Data for processing:

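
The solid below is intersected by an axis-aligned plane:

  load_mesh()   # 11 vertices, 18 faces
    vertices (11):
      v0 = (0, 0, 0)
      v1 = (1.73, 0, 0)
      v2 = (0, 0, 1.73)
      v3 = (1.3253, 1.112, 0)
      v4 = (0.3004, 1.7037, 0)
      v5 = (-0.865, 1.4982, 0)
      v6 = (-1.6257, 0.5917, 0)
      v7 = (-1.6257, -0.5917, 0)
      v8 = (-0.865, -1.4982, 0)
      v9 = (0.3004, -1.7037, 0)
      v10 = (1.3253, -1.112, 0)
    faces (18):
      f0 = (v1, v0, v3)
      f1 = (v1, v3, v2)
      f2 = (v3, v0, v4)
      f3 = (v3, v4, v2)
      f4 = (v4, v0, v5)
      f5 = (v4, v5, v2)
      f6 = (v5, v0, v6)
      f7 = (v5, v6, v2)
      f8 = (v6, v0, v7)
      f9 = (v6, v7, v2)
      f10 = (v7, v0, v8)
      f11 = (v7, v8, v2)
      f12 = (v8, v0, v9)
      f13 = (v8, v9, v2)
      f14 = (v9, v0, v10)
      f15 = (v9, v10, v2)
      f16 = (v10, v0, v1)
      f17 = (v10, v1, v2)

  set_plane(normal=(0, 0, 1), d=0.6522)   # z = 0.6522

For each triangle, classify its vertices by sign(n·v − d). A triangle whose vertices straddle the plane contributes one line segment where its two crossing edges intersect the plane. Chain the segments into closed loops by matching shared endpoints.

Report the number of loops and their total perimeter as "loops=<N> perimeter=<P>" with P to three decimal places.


Straddling triangles (9 of 18):
  (v1,v3,v2) [--+] → (0.82567, 0.692782, 0.6522)–(1.0778, 0, 0.6522)  len=0.7372
  (v3,v4,v2) [--+] → (0.187151, 1.06141, 0.6522)–(0.82567, 0.692782, 0.6522)  len=0.7373
  (v4,v5,v2) [--+] → (-0.5389, 0.933387, 0.6522)–(0.187151, 1.06141, 0.6522)  len=0.7373
  (v5,v6,v2) [--+] → (-1.01282, 0.368633, 0.6522)–(-0.5389, 0.933387, 0.6522)  len=0.7373
  (v6,v7,v2) [--+] → (-1.01282, -0.368633, 0.6522)–(-1.01282, 0.368633, 0.6522)  len=0.7373
  (v7,v8,v2) [--+] → (-0.5389, -0.933387, 0.6522)–(-1.01282, -0.368633, 0.6522)  len=0.7373
  (v8,v9,v2) [--+] → (0.187151, -1.06141, 0.6522)–(-0.5389, -0.933387, 0.6522)  len=0.7373
  (v9,v10,v2) [--+] → (0.82567, -0.692782, 0.6522)–(0.187151, -1.06141, 0.6522)  len=0.7373
  (v10,v1,v2) [--+] → (1.0778, 0, 0.6522)–(0.82567, -0.692782, 0.6522)  len=0.7372

Chained into 1 loop(s):
  loop 1: 9 segments, perimeter = 6.6353
Total perimeter = 6.635

loops=1 perimeter=6.635


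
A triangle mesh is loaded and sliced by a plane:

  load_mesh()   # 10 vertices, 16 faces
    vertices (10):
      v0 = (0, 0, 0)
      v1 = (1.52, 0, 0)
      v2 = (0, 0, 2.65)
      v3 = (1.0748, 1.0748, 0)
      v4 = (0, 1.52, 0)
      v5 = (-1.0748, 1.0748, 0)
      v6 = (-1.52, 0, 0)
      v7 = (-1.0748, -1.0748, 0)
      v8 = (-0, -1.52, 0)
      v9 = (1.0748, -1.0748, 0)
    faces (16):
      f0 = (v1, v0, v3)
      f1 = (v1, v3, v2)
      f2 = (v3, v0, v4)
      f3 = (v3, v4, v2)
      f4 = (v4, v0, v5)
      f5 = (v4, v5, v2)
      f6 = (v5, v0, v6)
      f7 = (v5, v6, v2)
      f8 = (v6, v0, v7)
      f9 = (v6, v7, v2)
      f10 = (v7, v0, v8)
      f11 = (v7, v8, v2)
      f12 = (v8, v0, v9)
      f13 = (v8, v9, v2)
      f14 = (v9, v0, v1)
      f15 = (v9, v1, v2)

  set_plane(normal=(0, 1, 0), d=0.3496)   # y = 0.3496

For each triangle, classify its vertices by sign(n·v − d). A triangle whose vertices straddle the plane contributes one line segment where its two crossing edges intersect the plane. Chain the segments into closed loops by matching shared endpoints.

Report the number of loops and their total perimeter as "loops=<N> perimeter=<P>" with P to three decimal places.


loops=1 perimeter=7.735

Straddling triangles (8 of 16):
  (v1,v0,v3) [--+] → (0.3496, 0.3496, 0)–(1.37519, 0.3496, 0)  len=1.0256
  (v1,v3,v2) [-+-] → (1.37519, 0.3496, 0)–(0.3496, 0.3496, 1.78803)  len=2.0613
  (v3,v0,v4) [+-+] → (0.3496, 0.3496, 0)–(0, 0.3496, 0)  len=0.3496
  (v3,v4,v2) [++-] → (0, 0.3496, 2.0405)–(0.3496, 0.3496, 1.78803)  len=0.4312
  (v4,v0,v5) [+-+] → (0, 0.3496, 0)–(-0.3496, 0.3496, 0)  len=0.3496
  (v4,v5,v2) [++-] → (-0.3496, 0.3496, 1.78803)–(0, 0.3496, 2.0405)  len=0.4312
  (v5,v0,v6) [+--] → (-0.3496, 0.3496, 0)–(-1.37519, 0.3496, 0)  len=1.0256
  (v5,v6,v2) [+--] → (-1.37519, 0.3496, 0)–(-0.3496, 0.3496, 1.78803)  len=2.0613

Chained into 1 loop(s):
  loop 1: 8 segments, perimeter = 7.7354
Total perimeter = 7.735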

Problem details: Can you reproduce all the material exactly?

Exercise answer:
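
The solid below is intersected by an axis-aligned plane:

  load_mesh()   # 11 vertices, 18 faces
    vertices (11):
      v0 = (0, 0, 0)
      v1 = (1.73, 0, 0)
      v2 = (0, 0, 1.73)
      v3 = (1.3253, 1.112, 0)
      v4 = (0.3004, 1.7037, 0)
      v5 = (-0.865, 1.4982, 0)
      v6 = (-1.6257, 0.5917, 0)
      v7 = (-1.6257, -0.5917, 0)
      v8 = (-0.865, -1.4982, 0)
      v9 = (0.3004, -1.7037, 0)
      v10 = (1.3253, -1.112, 0)
    faces (18):
      f0 = (v1, v0, v3)
      f1 = (v1, v3, v2)
      f2 = (v3, v0, v4)
      f3 = (v3, v4, v2)
      f4 = (v4, v0, v5)
      f5 = (v4, v5, v2)
      f6 = (v5, v0, v6)
      f7 = (v5, v6, v2)
      f8 = (v6, v0, v7)
      f9 = (v6, v7, v2)
      f10 = (v7, v0, v8)
      f11 = (v7, v8, v2)
      f12 = (v8, v0, v9)
      f13 = (v8, v9, v2)
      f14 = (v9, v0, v10)
      f15 = (v9, v10, v2)
      f16 = (v10, v0, v1)
      f17 = (v10, v1, v2)

  set_plane(normal=(0, 0, 1), d=0.6522)   # z = 0.6522

For each triangle, classify its vertices by sign(n·v − d). A triangle whose vertices straddle the plane contributes one line segment where its two crossing edges intersect the plane. Chain the segments into closed loops by matching shared endpoints.

Report the number of loops and their total perimeter as "loops=<N> perimeter=<P>" with P to three decimal places.


Straddling triangles (9 of 18):
  (v1,v3,v2) [--+] → (0.82567, 0.692782, 0.6522)–(1.0778, 0, 0.6522)  len=0.7372
  (v3,v4,v2) [--+] → (0.187151, 1.06141, 0.6522)–(0.82567, 0.692782, 0.6522)  len=0.7373
  (v4,v5,v2) [--+] → (-0.5389, 0.933387, 0.6522)–(0.187151, 1.06141, 0.6522)  len=0.7373
  (v5,v6,v2) [--+] → (-1.01282, 0.368633, 0.6522)–(-0.5389, 0.933387, 0.6522)  len=0.7373
  (v6,v7,v2) [--+] → (-1.01282, -0.368633, 0.6522)–(-1.01282, 0.368633, 0.6522)  len=0.7373
  (v7,v8,v2) [--+] → (-0.5389, -0.933387, 0.6522)–(-1.01282, -0.368633, 0.6522)  len=0.7373
  (v8,v9,v2) [--+] → (0.187151, -1.06141, 0.6522)–(-0.5389, -0.933387, 0.6522)  len=0.7373
  (v9,v10,v2) [--+] → (0.82567, -0.692782, 0.6522)–(0.187151, -1.06141, 0.6522)  len=0.7373
  (v10,v1,v2) [--+] → (1.0778, 0, 0.6522)–(0.82567, -0.692782, 0.6522)  len=0.7372

Chained into 1 loop(s):
  loop 1: 9 segments, perimeter = 6.6353
Total perimeter = 6.635

loops=1 perimeter=6.635


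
A triangle mesh is loaded and sliced by a plane:

  load_mesh()   # 10 vertices, 16 faces
    vertices (10):
      v0 = (0, 0, 0)
      v1 = (1.52, 0, 0)
      v2 = (0, 0, 2.65)
      v3 = (1.0748, 1.0748, 0)
      v4 = (0, 1.52, 0)
      v5 = (-1.0748, 1.0748, 0)
      v6 = (-1.52, 0, 0)
      v7 = (-1.0748, -1.0748, 0)
      v8 = (-0, -1.52, 0)
      v9 = (1.0748, -1.0748, 0)
    faces (16):
      f0 = (v1, v0, v3)
      f1 = (v1, v3, v2)
      f2 = (v3, v0, v4)
      f3 = (v3, v4, v2)
      f4 = (v4, v0, v5)
      f5 = (v4, v5, v2)
      f6 = (v5, v0, v6)
      f7 = (v5, v6, v2)
      f8 = (v6, v0, v7)
      f9 = (v6, v7, v2)
      f10 = (v7, v0, v8)
      f11 = (v7, v8, v2)
      f12 = (v8, v0, v9)
      f13 = (v8, v9, v2)
      f14 = (v9, v0, v1)
      f15 = (v9, v1, v2)

  set_plane(normal=(0, 1, 0), d=0.3496)   # y = 0.3496

For each triangle, classify its vertices by sign(n·v − d). A triangle whose vertices straddle the plane contributes one line segment where its two crossing edges intersect the plane. Chain the segments into closed loops by matching shared endpoints.

Report the number of loops and their total perimeter as "loops=<N> perimeter=<P>" with P to three decimal places.


loops=1 perimeter=7.735

Straddling triangles (8 of 16):
  (v1,v0,v3) [--+] → (0.3496, 0.3496, 0)–(1.37519, 0.3496, 0)  len=1.0256
  (v1,v3,v2) [-+-] → (1.37519, 0.3496, 0)–(0.3496, 0.3496, 1.78803)  len=2.0613
  (v3,v0,v4) [+-+] → (0.3496, 0.3496, 0)–(0, 0.3496, 0)  len=0.3496
  (v3,v4,v2) [++-] → (0, 0.3496, 2.0405)–(0.3496, 0.3496, 1.78803)  len=0.4312
  (v4,v0,v5) [+-+] → (0, 0.3496, 0)–(-0.3496, 0.3496, 0)  len=0.3496
  (v4,v5,v2) [++-] → (-0.3496, 0.3496, 1.78803)–(0, 0.3496, 2.0405)  len=0.4312
  (v5,v0,v6) [+--] → (-0.3496, 0.3496, 0)–(-1.37519, 0.3496, 0)  len=1.0256
  (v5,v6,v2) [+--] → (-1.37519, 0.3496, 0)–(-0.3496, 0.3496, 1.78803)  len=2.0613

Chained into 1 loop(s):
  loop 1: 8 segments, perimeter = 7.7354
Total perimeter = 7.735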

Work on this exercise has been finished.